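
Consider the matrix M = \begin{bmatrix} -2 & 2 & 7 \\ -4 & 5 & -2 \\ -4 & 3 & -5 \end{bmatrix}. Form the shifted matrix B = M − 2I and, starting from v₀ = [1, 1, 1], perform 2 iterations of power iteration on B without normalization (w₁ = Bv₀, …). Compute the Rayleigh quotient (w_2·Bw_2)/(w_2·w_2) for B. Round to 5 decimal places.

B = M − 2I has rows (-4, 2, 7); (-4, 3, -2); (-4, 3, -7)
w1 = Bv₀ = ((-4)·1 + 2·1 + 7·1; (-4)·1 + 3·1 + (-2)·1; (-4)·1 + 3·1 + (-7)·1) = (5, -3, -8)
w2 = Bw1 = ((-4)·5 + 2·(-3) + 7·(-8); (-4)·5 + 3·(-3) + (-2)·(-8); (-4)·5 + 3·(-3) + (-7)·(-8)) = (-82, -13, 27)
Bw2 = (491, 235, 100)
w2·Bw2 = -40617; w2·w2 = 7622; μ ≈ -40617/7622 = -5.32892

-5.32892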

++++++++++

* What you are asked to do
In your answer, reproduce every entry exactly as it was written.

* Solution to this problem
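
Consider the matrix M = \begin{bmatrix} -2 & 2 & 7 \\ -4 & 5 & -2 \\ -4 & 3 & -5 \end{bmatrix}. Form the shifted matrix B = M − 2I and, starting from v₀ = [1, 1, 1], perform 2 iterations of power iteration on B without normalization (w₁ = Bv₀, …). Compute the Rayleigh quotient (w_2·Bw_2)/(w_2·w_2) for B. Round to 5 decimal places.

B = M − 2I has rows (-4, 2, 7); (-4, 3, -2); (-4, 3, -7)
w1 = Bv₀ = ((-4)·1 + 2·1 + 7·1; (-4)·1 + 3·1 + (-2)·1; (-4)·1 + 3·1 + (-7)·1) = (5, -3, -8)
w2 = Bw1 = ((-4)·5 + 2·(-3) + 7·(-8); (-4)·5 + 3·(-3) + (-2)·(-8); (-4)·5 + 3·(-3) + (-7)·(-8)) = (-82, -13, 27)
Bw2 = (491, 235, 100)
w2·Bw2 = -40617; w2·w2 = 7622; μ ≈ -40617/7622 = -5.32892

-5.32892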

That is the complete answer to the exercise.